Stored data entries:
========================================================================

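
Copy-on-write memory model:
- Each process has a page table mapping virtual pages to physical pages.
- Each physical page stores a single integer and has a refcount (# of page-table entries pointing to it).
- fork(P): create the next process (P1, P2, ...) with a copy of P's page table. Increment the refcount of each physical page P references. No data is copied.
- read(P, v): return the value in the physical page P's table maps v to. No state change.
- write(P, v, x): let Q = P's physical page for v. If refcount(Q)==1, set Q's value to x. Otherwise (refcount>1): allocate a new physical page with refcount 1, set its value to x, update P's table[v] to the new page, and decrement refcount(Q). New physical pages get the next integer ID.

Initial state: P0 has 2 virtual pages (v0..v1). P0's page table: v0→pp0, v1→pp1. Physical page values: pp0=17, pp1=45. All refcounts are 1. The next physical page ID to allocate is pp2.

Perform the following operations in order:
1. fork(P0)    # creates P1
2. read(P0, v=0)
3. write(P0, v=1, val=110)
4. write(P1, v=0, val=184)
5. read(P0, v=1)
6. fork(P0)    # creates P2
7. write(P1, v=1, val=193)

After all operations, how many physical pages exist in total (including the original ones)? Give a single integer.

Answer: 4

Derivation:
Op 1: fork(P0) -> P1. 2 ppages; refcounts: pp0:2 pp1:2
Op 2: read(P0, v0) -> 17. No state change.
Op 3: write(P0, v1, 110). refcount(pp1)=2>1 -> COPY to pp2. 3 ppages; refcounts: pp0:2 pp1:1 pp2:1
Op 4: write(P1, v0, 184). refcount(pp0)=2>1 -> COPY to pp3. 4 ppages; refcounts: pp0:1 pp1:1 pp2:1 pp3:1
Op 5: read(P0, v1) -> 110. No state change.
Op 6: fork(P0) -> P2. 4 ppages; refcounts: pp0:2 pp1:1 pp2:2 pp3:1
Op 7: write(P1, v1, 193). refcount(pp1)=1 -> write in place. 4 ppages; refcounts: pp0:2 pp1:1 pp2:2 pp3:1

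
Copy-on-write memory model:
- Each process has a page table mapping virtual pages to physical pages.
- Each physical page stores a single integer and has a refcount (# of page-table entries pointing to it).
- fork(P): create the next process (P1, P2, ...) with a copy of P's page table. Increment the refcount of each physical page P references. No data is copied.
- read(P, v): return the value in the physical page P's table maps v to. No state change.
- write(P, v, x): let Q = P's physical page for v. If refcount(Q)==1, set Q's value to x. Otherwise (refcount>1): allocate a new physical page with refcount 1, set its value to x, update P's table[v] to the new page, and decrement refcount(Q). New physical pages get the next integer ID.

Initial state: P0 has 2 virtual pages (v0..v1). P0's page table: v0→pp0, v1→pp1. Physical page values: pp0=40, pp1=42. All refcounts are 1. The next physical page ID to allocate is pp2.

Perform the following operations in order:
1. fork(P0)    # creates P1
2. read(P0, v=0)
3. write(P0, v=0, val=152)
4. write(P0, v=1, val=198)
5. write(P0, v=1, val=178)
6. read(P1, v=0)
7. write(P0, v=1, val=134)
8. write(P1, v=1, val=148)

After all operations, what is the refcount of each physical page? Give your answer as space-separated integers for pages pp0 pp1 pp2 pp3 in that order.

Op 1: fork(P0) -> P1. 2 ppages; refcounts: pp0:2 pp1:2
Op 2: read(P0, v0) -> 40. No state change.
Op 3: write(P0, v0, 152). refcount(pp0)=2>1 -> COPY to pp2. 3 ppages; refcounts: pp0:1 pp1:2 pp2:1
Op 4: write(P0, v1, 198). refcount(pp1)=2>1 -> COPY to pp3. 4 ppages; refcounts: pp0:1 pp1:1 pp2:1 pp3:1
Op 5: write(P0, v1, 178). refcount(pp3)=1 -> write in place. 4 ppages; refcounts: pp0:1 pp1:1 pp2:1 pp3:1
Op 6: read(P1, v0) -> 40. No state change.
Op 7: write(P0, v1, 134). refcount(pp3)=1 -> write in place. 4 ppages; refcounts: pp0:1 pp1:1 pp2:1 pp3:1
Op 8: write(P1, v1, 148). refcount(pp1)=1 -> write in place. 4 ppages; refcounts: pp0:1 pp1:1 pp2:1 pp3:1

Answer: 1 1 1 1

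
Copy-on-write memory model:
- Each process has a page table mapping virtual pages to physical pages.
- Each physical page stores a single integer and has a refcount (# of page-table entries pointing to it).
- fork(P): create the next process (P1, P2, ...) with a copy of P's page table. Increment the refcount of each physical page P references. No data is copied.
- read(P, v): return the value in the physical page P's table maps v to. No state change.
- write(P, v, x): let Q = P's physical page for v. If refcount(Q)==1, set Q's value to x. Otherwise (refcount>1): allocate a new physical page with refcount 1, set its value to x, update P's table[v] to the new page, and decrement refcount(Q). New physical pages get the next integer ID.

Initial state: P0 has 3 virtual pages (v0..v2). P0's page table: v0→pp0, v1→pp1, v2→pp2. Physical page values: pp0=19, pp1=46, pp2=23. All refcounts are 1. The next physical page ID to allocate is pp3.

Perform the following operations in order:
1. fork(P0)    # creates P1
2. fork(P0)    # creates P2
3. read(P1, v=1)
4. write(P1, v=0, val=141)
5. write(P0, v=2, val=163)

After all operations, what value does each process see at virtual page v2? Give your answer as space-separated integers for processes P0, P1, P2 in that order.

Op 1: fork(P0) -> P1. 3 ppages; refcounts: pp0:2 pp1:2 pp2:2
Op 2: fork(P0) -> P2. 3 ppages; refcounts: pp0:3 pp1:3 pp2:3
Op 3: read(P1, v1) -> 46. No state change.
Op 4: write(P1, v0, 141). refcount(pp0)=3>1 -> COPY to pp3. 4 ppages; refcounts: pp0:2 pp1:3 pp2:3 pp3:1
Op 5: write(P0, v2, 163). refcount(pp2)=3>1 -> COPY to pp4. 5 ppages; refcounts: pp0:2 pp1:3 pp2:2 pp3:1 pp4:1
P0: v2 -> pp4 = 163
P1: v2 -> pp2 = 23
P2: v2 -> pp2 = 23

Answer: 163 23 23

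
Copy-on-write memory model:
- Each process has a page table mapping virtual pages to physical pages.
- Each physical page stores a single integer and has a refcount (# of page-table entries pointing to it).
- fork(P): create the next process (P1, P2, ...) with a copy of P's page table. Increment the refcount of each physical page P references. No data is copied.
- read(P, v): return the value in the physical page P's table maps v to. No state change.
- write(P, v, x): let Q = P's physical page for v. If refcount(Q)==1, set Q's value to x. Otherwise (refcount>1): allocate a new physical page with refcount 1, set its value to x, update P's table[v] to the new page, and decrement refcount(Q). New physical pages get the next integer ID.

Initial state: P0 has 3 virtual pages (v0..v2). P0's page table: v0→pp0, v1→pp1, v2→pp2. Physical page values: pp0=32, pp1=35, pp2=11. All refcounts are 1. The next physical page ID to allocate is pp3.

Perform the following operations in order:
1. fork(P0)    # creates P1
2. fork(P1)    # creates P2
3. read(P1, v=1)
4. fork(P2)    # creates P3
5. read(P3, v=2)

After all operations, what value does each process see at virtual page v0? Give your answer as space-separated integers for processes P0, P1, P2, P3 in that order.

Op 1: fork(P0) -> P1. 3 ppages; refcounts: pp0:2 pp1:2 pp2:2
Op 2: fork(P1) -> P2. 3 ppages; refcounts: pp0:3 pp1:3 pp2:3
Op 3: read(P1, v1) -> 35. No state change.
Op 4: fork(P2) -> P3. 3 ppages; refcounts: pp0:4 pp1:4 pp2:4
Op 5: read(P3, v2) -> 11. No state change.
P0: v0 -> pp0 = 32
P1: v0 -> pp0 = 32
P2: v0 -> pp0 = 32
P3: v0 -> pp0 = 32

Answer: 32 32 32 32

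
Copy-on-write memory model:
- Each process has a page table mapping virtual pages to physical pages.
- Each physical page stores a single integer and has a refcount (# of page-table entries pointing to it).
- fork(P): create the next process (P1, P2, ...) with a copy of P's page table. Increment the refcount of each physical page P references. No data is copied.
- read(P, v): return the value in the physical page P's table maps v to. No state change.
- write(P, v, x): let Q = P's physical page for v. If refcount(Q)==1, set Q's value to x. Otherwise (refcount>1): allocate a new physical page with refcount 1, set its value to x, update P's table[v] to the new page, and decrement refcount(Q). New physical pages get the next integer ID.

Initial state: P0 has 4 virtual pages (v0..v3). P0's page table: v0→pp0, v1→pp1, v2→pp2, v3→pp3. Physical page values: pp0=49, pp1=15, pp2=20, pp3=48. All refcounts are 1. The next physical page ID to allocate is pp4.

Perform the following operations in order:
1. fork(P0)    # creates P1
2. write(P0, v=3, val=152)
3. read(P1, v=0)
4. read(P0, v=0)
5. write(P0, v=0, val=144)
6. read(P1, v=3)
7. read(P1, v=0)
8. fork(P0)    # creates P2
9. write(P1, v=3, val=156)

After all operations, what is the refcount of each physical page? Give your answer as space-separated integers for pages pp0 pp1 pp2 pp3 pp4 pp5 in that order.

Answer: 1 3 3 1 2 2

Derivation:
Op 1: fork(P0) -> P1. 4 ppages; refcounts: pp0:2 pp1:2 pp2:2 pp3:2
Op 2: write(P0, v3, 152). refcount(pp3)=2>1 -> COPY to pp4. 5 ppages; refcounts: pp0:2 pp1:2 pp2:2 pp3:1 pp4:1
Op 3: read(P1, v0) -> 49. No state change.
Op 4: read(P0, v0) -> 49. No state change.
Op 5: write(P0, v0, 144). refcount(pp0)=2>1 -> COPY to pp5. 6 ppages; refcounts: pp0:1 pp1:2 pp2:2 pp3:1 pp4:1 pp5:1
Op 6: read(P1, v3) -> 48. No state change.
Op 7: read(P1, v0) -> 49. No state change.
Op 8: fork(P0) -> P2. 6 ppages; refcounts: pp0:1 pp1:3 pp2:3 pp3:1 pp4:2 pp5:2
Op 9: write(P1, v3, 156). refcount(pp3)=1 -> write in place. 6 ppages; refcounts: pp0:1 pp1:3 pp2:3 pp3:1 pp4:2 pp5:2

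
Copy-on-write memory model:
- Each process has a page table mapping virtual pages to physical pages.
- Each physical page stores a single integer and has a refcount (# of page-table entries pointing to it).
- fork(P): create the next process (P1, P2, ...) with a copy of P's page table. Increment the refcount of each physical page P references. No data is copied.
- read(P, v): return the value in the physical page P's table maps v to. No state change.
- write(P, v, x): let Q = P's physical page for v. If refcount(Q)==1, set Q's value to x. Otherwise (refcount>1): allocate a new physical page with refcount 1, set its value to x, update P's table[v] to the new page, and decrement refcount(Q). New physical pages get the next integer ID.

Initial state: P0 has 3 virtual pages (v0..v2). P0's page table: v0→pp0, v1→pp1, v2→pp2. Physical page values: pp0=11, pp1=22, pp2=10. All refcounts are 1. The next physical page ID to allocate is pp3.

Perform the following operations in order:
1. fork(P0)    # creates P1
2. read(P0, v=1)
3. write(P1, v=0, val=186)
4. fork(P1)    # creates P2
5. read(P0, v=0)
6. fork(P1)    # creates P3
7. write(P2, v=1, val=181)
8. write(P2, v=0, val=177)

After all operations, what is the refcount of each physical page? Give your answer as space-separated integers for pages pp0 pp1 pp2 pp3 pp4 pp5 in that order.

Op 1: fork(P0) -> P1. 3 ppages; refcounts: pp0:2 pp1:2 pp2:2
Op 2: read(P0, v1) -> 22. No state change.
Op 3: write(P1, v0, 186). refcount(pp0)=2>1 -> COPY to pp3. 4 ppages; refcounts: pp0:1 pp1:2 pp2:2 pp3:1
Op 4: fork(P1) -> P2. 4 ppages; refcounts: pp0:1 pp1:3 pp2:3 pp3:2
Op 5: read(P0, v0) -> 11. No state change.
Op 6: fork(P1) -> P3. 4 ppages; refcounts: pp0:1 pp1:4 pp2:4 pp3:3
Op 7: write(P2, v1, 181). refcount(pp1)=4>1 -> COPY to pp4. 5 ppages; refcounts: pp0:1 pp1:3 pp2:4 pp3:3 pp4:1
Op 8: write(P2, v0, 177). refcount(pp3)=3>1 -> COPY to pp5. 6 ppages; refcounts: pp0:1 pp1:3 pp2:4 pp3:2 pp4:1 pp5:1

Answer: 1 3 4 2 1 1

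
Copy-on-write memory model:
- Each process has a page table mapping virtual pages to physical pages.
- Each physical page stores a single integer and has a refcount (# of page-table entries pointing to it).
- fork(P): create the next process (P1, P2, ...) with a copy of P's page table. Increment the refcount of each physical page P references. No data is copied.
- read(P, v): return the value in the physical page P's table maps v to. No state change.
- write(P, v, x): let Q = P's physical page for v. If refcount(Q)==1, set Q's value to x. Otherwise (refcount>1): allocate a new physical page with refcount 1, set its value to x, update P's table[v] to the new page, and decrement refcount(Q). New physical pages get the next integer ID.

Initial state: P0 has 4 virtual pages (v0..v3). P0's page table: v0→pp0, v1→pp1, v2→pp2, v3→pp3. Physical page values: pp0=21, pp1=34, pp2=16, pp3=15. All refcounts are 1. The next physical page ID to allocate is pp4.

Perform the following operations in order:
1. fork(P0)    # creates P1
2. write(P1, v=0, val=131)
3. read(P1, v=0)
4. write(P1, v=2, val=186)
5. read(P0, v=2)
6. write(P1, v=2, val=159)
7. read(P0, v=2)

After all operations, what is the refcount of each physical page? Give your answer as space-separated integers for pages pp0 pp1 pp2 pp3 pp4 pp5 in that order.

Answer: 1 2 1 2 1 1

Derivation:
Op 1: fork(P0) -> P1. 4 ppages; refcounts: pp0:2 pp1:2 pp2:2 pp3:2
Op 2: write(P1, v0, 131). refcount(pp0)=2>1 -> COPY to pp4. 5 ppages; refcounts: pp0:1 pp1:2 pp2:2 pp3:2 pp4:1
Op 3: read(P1, v0) -> 131. No state change.
Op 4: write(P1, v2, 186). refcount(pp2)=2>1 -> COPY to pp5. 6 ppages; refcounts: pp0:1 pp1:2 pp2:1 pp3:2 pp4:1 pp5:1
Op 5: read(P0, v2) -> 16. No state change.
Op 6: write(P1, v2, 159). refcount(pp5)=1 -> write in place. 6 ppages; refcounts: pp0:1 pp1:2 pp2:1 pp3:2 pp4:1 pp5:1
Op 7: read(P0, v2) -> 16. No state change.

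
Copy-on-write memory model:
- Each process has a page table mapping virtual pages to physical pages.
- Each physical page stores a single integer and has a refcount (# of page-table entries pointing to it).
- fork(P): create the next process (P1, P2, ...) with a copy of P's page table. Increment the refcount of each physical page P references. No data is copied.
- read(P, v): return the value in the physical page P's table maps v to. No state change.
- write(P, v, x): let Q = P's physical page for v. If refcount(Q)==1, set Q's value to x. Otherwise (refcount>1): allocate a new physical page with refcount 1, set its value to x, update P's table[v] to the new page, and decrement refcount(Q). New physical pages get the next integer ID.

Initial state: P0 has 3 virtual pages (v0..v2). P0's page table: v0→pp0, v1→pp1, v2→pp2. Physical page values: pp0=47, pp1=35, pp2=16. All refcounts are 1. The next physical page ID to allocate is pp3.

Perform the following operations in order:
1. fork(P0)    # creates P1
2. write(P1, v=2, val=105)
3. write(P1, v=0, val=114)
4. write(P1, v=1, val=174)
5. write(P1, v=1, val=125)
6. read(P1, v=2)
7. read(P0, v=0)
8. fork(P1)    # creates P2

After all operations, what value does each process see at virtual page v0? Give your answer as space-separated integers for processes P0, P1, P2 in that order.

Answer: 47 114 114

Derivation:
Op 1: fork(P0) -> P1. 3 ppages; refcounts: pp0:2 pp1:2 pp2:2
Op 2: write(P1, v2, 105). refcount(pp2)=2>1 -> COPY to pp3. 4 ppages; refcounts: pp0:2 pp1:2 pp2:1 pp3:1
Op 3: write(P1, v0, 114). refcount(pp0)=2>1 -> COPY to pp4. 5 ppages; refcounts: pp0:1 pp1:2 pp2:1 pp3:1 pp4:1
Op 4: write(P1, v1, 174). refcount(pp1)=2>1 -> COPY to pp5. 6 ppages; refcounts: pp0:1 pp1:1 pp2:1 pp3:1 pp4:1 pp5:1
Op 5: write(P1, v1, 125). refcount(pp5)=1 -> write in place. 6 ppages; refcounts: pp0:1 pp1:1 pp2:1 pp3:1 pp4:1 pp5:1
Op 6: read(P1, v2) -> 105. No state change.
Op 7: read(P0, v0) -> 47. No state change.
Op 8: fork(P1) -> P2. 6 ppages; refcounts: pp0:1 pp1:1 pp2:1 pp3:2 pp4:2 pp5:2
P0: v0 -> pp0 = 47
P1: v0 -> pp4 = 114
P2: v0 -> pp4 = 114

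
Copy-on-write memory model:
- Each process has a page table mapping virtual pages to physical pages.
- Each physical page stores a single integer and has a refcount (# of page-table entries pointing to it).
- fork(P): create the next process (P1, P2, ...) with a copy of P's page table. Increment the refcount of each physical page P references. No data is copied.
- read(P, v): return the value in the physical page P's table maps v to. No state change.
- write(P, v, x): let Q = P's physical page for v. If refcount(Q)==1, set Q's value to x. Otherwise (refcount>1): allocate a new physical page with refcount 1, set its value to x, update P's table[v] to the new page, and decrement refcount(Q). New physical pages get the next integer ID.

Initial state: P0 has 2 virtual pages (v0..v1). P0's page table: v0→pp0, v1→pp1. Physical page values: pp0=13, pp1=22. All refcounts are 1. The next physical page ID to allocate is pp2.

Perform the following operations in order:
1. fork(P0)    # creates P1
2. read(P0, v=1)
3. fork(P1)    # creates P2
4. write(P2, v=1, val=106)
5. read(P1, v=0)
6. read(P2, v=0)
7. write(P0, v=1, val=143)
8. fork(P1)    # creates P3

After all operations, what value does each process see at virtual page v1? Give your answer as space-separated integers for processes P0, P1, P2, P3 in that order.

Answer: 143 22 106 22

Derivation:
Op 1: fork(P0) -> P1. 2 ppages; refcounts: pp0:2 pp1:2
Op 2: read(P0, v1) -> 22. No state change.
Op 3: fork(P1) -> P2. 2 ppages; refcounts: pp0:3 pp1:3
Op 4: write(P2, v1, 106). refcount(pp1)=3>1 -> COPY to pp2. 3 ppages; refcounts: pp0:3 pp1:2 pp2:1
Op 5: read(P1, v0) -> 13. No state change.
Op 6: read(P2, v0) -> 13. No state change.
Op 7: write(P0, v1, 143). refcount(pp1)=2>1 -> COPY to pp3. 4 ppages; refcounts: pp0:3 pp1:1 pp2:1 pp3:1
Op 8: fork(P1) -> P3. 4 ppages; refcounts: pp0:4 pp1:2 pp2:1 pp3:1
P0: v1 -> pp3 = 143
P1: v1 -> pp1 = 22
P2: v1 -> pp2 = 106
P3: v1 -> pp1 = 22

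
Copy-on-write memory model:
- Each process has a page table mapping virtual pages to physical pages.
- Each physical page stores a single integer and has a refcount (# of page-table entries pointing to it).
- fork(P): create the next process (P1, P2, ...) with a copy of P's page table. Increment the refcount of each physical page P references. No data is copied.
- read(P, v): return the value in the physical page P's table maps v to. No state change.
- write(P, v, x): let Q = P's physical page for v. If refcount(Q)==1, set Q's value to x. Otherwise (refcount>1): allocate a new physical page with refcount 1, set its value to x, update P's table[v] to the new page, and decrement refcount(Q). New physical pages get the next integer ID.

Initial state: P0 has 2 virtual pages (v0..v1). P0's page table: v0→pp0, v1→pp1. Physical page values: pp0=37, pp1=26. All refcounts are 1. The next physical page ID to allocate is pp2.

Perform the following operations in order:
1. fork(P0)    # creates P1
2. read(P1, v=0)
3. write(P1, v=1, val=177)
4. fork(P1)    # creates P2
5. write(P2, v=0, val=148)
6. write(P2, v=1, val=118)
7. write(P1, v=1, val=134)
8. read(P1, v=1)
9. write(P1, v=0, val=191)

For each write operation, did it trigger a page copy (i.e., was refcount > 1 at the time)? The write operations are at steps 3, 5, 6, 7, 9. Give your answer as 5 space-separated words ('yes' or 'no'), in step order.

Op 1: fork(P0) -> P1. 2 ppages; refcounts: pp0:2 pp1:2
Op 2: read(P1, v0) -> 37. No state change.
Op 3: write(P1, v1, 177). refcount(pp1)=2>1 -> COPY to pp2. 3 ppages; refcounts: pp0:2 pp1:1 pp2:1
Op 4: fork(P1) -> P2. 3 ppages; refcounts: pp0:3 pp1:1 pp2:2
Op 5: write(P2, v0, 148). refcount(pp0)=3>1 -> COPY to pp3. 4 ppages; refcounts: pp0:2 pp1:1 pp2:2 pp3:1
Op 6: write(P2, v1, 118). refcount(pp2)=2>1 -> COPY to pp4. 5 ppages; refcounts: pp0:2 pp1:1 pp2:1 pp3:1 pp4:1
Op 7: write(P1, v1, 134). refcount(pp2)=1 -> write in place. 5 ppages; refcounts: pp0:2 pp1:1 pp2:1 pp3:1 pp4:1
Op 8: read(P1, v1) -> 134. No state change.
Op 9: write(P1, v0, 191). refcount(pp0)=2>1 -> COPY to pp5. 6 ppages; refcounts: pp0:1 pp1:1 pp2:1 pp3:1 pp4:1 pp5:1

yes yes yes no yes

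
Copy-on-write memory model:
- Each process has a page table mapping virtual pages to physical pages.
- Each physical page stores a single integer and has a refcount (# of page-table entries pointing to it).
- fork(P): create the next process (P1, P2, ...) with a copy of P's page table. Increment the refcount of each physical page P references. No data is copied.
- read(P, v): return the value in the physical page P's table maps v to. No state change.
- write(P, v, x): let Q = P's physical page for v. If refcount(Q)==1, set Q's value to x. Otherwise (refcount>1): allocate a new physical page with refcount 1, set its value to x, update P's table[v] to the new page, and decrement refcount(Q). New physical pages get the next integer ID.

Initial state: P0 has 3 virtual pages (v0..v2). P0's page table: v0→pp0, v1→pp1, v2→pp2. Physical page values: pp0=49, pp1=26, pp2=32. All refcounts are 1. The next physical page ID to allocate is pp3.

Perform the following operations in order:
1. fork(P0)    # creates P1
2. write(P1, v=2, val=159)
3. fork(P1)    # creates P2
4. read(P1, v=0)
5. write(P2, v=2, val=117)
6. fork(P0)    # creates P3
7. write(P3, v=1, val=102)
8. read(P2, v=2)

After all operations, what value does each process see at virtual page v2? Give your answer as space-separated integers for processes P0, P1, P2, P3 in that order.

Answer: 32 159 117 32

Derivation:
Op 1: fork(P0) -> P1. 3 ppages; refcounts: pp0:2 pp1:2 pp2:2
Op 2: write(P1, v2, 159). refcount(pp2)=2>1 -> COPY to pp3. 4 ppages; refcounts: pp0:2 pp1:2 pp2:1 pp3:1
Op 3: fork(P1) -> P2. 4 ppages; refcounts: pp0:3 pp1:3 pp2:1 pp3:2
Op 4: read(P1, v0) -> 49. No state change.
Op 5: write(P2, v2, 117). refcount(pp3)=2>1 -> COPY to pp4. 5 ppages; refcounts: pp0:3 pp1:3 pp2:1 pp3:1 pp4:1
Op 6: fork(P0) -> P3. 5 ppages; refcounts: pp0:4 pp1:4 pp2:2 pp3:1 pp4:1
Op 7: write(P3, v1, 102). refcount(pp1)=4>1 -> COPY to pp5. 6 ppages; refcounts: pp0:4 pp1:3 pp2:2 pp3:1 pp4:1 pp5:1
Op 8: read(P2, v2) -> 117. No state change.
P0: v2 -> pp2 = 32
P1: v2 -> pp3 = 159
P2: v2 -> pp4 = 117
P3: v2 -> pp2 = 32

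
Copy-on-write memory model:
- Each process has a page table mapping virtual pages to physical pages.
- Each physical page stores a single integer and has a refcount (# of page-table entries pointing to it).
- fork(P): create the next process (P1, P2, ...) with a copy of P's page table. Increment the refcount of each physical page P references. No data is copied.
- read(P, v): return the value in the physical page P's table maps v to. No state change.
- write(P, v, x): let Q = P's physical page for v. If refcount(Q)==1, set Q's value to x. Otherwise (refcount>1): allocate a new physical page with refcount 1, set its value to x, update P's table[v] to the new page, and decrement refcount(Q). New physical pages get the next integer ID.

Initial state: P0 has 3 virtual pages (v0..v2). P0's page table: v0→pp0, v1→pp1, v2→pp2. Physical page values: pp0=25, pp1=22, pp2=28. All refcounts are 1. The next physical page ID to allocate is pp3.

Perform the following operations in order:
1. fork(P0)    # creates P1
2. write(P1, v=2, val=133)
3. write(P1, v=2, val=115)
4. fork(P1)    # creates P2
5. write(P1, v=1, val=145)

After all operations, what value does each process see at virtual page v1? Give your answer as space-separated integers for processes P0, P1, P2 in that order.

Op 1: fork(P0) -> P1. 3 ppages; refcounts: pp0:2 pp1:2 pp2:2
Op 2: write(P1, v2, 133). refcount(pp2)=2>1 -> COPY to pp3. 4 ppages; refcounts: pp0:2 pp1:2 pp2:1 pp3:1
Op 3: write(P1, v2, 115). refcount(pp3)=1 -> write in place. 4 ppages; refcounts: pp0:2 pp1:2 pp2:1 pp3:1
Op 4: fork(P1) -> P2. 4 ppages; refcounts: pp0:3 pp1:3 pp2:1 pp3:2
Op 5: write(P1, v1, 145). refcount(pp1)=3>1 -> COPY to pp4. 5 ppages; refcounts: pp0:3 pp1:2 pp2:1 pp3:2 pp4:1
P0: v1 -> pp1 = 22
P1: v1 -> pp4 = 145
P2: v1 -> pp1 = 22

Answer: 22 145 22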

========================================================================

_TASK DESCRIPTION_. Up to and including the line with "3. write(P0, v=1, val=110)", output every line of the records above exactly, starting from the first; output nothing else.

_TASK ANSWER_.
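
Copy-on-write memory model:
- Each process has a page table mapping virtual pages to physical pages.
- Each physical page stores a single integer and has a refcount (# of page-table entries pointing to it).
- fork(P): create the next process (P1, P2, ...) with a copy of P's page table. Increment the refcount of each physical page P references. No data is copied.
- read(P, v): return the value in the physical page P's table maps v to. No state change.
- write(P, v, x): let Q = P's physical page for v. If refcount(Q)==1, set Q's value to x. Otherwise (refcount>1): allocate a new physical page with refcount 1, set its value to x, update P's table[v] to the new page, and decrement refcount(Q). New physical pages get the next integer ID.

Initial state: P0 has 2 virtual pages (v0..v1). P0's page table: v0→pp0, v1→pp1. Physical page values: pp0=17, pp1=45. All refcounts are 1. The next physical page ID to allocate is pp2.

Perform the following operations in order:
1. fork(P0)    # creates P1
2. read(P0, v=0)
3. write(P0, v=1, val=110)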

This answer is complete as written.